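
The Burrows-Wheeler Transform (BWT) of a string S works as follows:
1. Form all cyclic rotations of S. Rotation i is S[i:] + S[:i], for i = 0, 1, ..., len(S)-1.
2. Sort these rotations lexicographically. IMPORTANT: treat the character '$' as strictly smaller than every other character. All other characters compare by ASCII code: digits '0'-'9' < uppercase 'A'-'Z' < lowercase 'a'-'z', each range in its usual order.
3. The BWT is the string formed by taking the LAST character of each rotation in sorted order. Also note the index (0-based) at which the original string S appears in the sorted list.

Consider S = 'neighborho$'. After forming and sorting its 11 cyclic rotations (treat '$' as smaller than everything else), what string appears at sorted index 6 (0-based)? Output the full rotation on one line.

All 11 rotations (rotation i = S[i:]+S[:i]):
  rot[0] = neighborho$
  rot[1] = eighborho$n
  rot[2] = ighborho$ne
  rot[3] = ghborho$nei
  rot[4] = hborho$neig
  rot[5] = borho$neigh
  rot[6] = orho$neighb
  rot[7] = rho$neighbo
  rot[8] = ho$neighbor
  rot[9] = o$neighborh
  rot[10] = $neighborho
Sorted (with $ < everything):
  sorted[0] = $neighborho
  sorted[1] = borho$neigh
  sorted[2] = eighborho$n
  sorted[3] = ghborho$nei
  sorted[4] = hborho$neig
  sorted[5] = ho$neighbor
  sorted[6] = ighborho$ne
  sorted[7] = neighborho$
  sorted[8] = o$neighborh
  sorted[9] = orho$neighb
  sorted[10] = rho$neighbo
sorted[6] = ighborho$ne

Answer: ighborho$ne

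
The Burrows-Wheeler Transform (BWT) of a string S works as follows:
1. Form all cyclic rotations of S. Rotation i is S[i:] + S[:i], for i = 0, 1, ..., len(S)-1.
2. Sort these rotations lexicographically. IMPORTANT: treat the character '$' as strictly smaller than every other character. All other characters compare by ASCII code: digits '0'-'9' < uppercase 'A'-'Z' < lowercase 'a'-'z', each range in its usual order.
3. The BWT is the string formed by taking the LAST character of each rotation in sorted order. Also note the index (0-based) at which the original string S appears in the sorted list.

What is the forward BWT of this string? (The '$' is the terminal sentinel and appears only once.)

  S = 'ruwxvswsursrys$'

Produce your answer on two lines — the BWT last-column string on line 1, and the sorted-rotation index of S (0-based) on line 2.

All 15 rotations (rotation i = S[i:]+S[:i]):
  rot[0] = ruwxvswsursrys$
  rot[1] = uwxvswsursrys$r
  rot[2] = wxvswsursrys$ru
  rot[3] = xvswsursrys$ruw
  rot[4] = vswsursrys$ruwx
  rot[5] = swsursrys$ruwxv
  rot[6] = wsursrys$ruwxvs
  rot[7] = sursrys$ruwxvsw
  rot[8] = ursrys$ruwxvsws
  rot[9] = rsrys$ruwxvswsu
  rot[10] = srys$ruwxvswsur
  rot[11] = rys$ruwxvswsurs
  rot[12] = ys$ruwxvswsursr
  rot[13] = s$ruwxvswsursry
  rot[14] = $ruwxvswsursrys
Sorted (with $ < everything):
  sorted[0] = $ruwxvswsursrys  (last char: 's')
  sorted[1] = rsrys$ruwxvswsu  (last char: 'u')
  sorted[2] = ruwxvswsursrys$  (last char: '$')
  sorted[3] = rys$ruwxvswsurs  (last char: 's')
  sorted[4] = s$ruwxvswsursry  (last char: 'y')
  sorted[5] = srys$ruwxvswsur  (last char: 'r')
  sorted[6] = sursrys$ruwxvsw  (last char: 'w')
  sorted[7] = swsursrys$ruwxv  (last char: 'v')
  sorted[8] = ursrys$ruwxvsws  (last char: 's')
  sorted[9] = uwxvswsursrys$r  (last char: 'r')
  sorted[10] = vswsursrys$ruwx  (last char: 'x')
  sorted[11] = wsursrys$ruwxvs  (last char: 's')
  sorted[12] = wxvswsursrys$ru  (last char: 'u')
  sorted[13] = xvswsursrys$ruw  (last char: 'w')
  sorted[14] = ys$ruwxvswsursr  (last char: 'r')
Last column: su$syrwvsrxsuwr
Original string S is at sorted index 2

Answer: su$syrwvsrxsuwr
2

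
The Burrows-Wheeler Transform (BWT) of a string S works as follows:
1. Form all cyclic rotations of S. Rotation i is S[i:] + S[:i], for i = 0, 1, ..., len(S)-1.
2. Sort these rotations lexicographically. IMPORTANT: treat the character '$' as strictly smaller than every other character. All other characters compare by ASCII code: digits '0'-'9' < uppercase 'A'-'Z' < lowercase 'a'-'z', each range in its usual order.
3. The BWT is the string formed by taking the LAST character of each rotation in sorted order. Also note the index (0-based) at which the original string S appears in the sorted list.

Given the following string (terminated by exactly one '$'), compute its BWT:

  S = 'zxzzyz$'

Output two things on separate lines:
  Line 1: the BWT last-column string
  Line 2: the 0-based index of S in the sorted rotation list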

- - -

Would you repeat the records above without any changes?

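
The Burrows-Wheeler Transform (BWT) of a string S works as follows:
1. Form all cyclic rotations of S. Rotation i is S[i:] + S[:i], for i = 0, 1, ..., len(S)-1.
2. Sort these rotations lexicographically. IMPORTANT: treat the character '$' as strictly smaller than every other character. All other characters compare by ASCII code: digits '0'-'9' < uppercase 'A'-'Z' < lowercase 'a'-'z', each range in its usual order.
3. The BWT is the string formed by taking the LAST character of each rotation in sorted order. Also note the index (0-based) at which the original string S appears in the sorted list.

Consider S = 'neighborho$'. After forming and sorting its 11 cyclic rotations (treat '$' as smaller than everything else), what string appears at sorted index 6 (0-based)? Output the full rotation on one line.

All 11 rotations (rotation i = S[i:]+S[:i]):
  rot[0] = neighborho$
  rot[1] = eighborho$n
  rot[2] = ighborho$ne
  rot[3] = ghborho$nei
  rot[4] = hborho$neig
  rot[5] = borho$neigh
  rot[6] = orho$neighb
  rot[7] = rho$neighbo
  rot[8] = ho$neighbor
  rot[9] = o$neighborh
  rot[10] = $neighborho
Sorted (with $ < everything):
  sorted[0] = $neighborho
  sorted[1] = borho$neigh
  sorted[2] = eighborho$n
  sorted[3] = ghborho$nei
  sorted[4] = hborho$neig
  sorted[5] = ho$neighbor
  sorted[6] = ighborho$ne
  sorted[7] = neighborho$
  sorted[8] = o$neighborh
  sorted[9] = orho$neighb
  sorted[10] = rho$neighbo
sorted[6] = ighborho$ne

Answer: ighborho$ne

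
The Burrows-Wheeler Transform (BWT) of a string S works as follows:
1. Form all cyclic rotations of S. Rotation i is S[i:] + S[:i], for i = 0, 1, ..., len(S)-1.
2. Sort these rotations lexicographically. IMPORTANT: treat the character '$' as strictly smaller than every other character. All other characters compare by ASCII code: digits '0'-'9' < uppercase 'A'-'Z' < lowercase 'a'-'z', each range in its usual order.
3. The BWT is the string formed by taking the LAST character of each rotation in sorted order. Also note the index (0-based) at which the original string S appears in the sorted list.

What is the forward BWT of this string? (The '$' is the terminal sentinel and appears only once.)

  S = 'ruwxvswsursrys$'

Produce your answer on two lines — the BWT last-column string on line 1, and the sorted-rotation index of S (0-based) on line 2.

All 15 rotations (rotation i = S[i:]+S[:i]):
  rot[0] = ruwxvswsursrys$
  rot[1] = uwxvswsursrys$r
  rot[2] = wxvswsursrys$ru
  rot[3] = xvswsursrys$ruw
  rot[4] = vswsursrys$ruwx
  rot[5] = swsursrys$ruwxv
  rot[6] = wsursrys$ruwxvs
  rot[7] = sursrys$ruwxvsw
  rot[8] = ursrys$ruwxvsws
  rot[9] = rsrys$ruwxvswsu
  rot[10] = srys$ruwxvswsur
  rot[11] = rys$ruwxvswsurs
  rot[12] = ys$ruwxvswsursr
  rot[13] = s$ruwxvswsursry
  rot[14] = $ruwxvswsursrys
Sorted (with $ < everything):
  sorted[0] = $ruwxvswsursrys  (last char: 's')
  sorted[1] = rsrys$ruwxvswsu  (last char: 'u')
  sorted[2] = ruwxvswsursrys$  (last char: '$')
  sorted[3] = rys$ruwxvswsurs  (last char: 's')
  sorted[4] = s$ruwxvswsursry  (last char: 'y')
  sorted[5] = srys$ruwxvswsur  (last char: 'r')
  sorted[6] = sursrys$ruwxvsw  (last char: 'w')
  sorted[7] = swsursrys$ruwxv  (last char: 'v')
  sorted[8] = ursrys$ruwxvsws  (last char: 's')
  sorted[9] = uwxvswsursrys$r  (last char: 'r')
  sorted[10] = vswsursrys$ruwx  (last char: 'x')
  sorted[11] = wsursrys$ruwxvs  (last char: 's')
  sorted[12] = wxvswsursrys$ru  (last char: 'u')
  sorted[13] = xvswsursrys$ruw  (last char: 'w')
  sorted[14] = ys$ruwxvswsursr  (last char: 'r')
Last column: su$syrwvsrxsuwr
Original string S is at sorted index 2

Answer: su$syrwvsrxsuwr
2

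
The Burrows-Wheeler Transform (BWT) of a string S works as follows:
1. Form all cyclic rotations of S. Rotation i is S[i:] + S[:i], for i = 0, 1, ..., len(S)-1.
2. Sort these rotations lexicographically. IMPORTANT: treat the character '$' as strictly smaller than every other character. All other characters compare by ASCII code: digits '0'-'9' < uppercase 'A'-'Z' < lowercase 'a'-'z', each range in its usual order.
3. The BWT is the string formed by taking the LAST character of each rotation in sorted order. Also note the index (0-based) at which the original string S appears in the sorted list.

Given the following string (terminated by exactly one '$'), compute its BWT:

  S = 'zxzzyz$'

Output two things on separate lines:
  Line 1: the BWT last-column string
  Line 2: the 0-based index of S in the sorted rotation list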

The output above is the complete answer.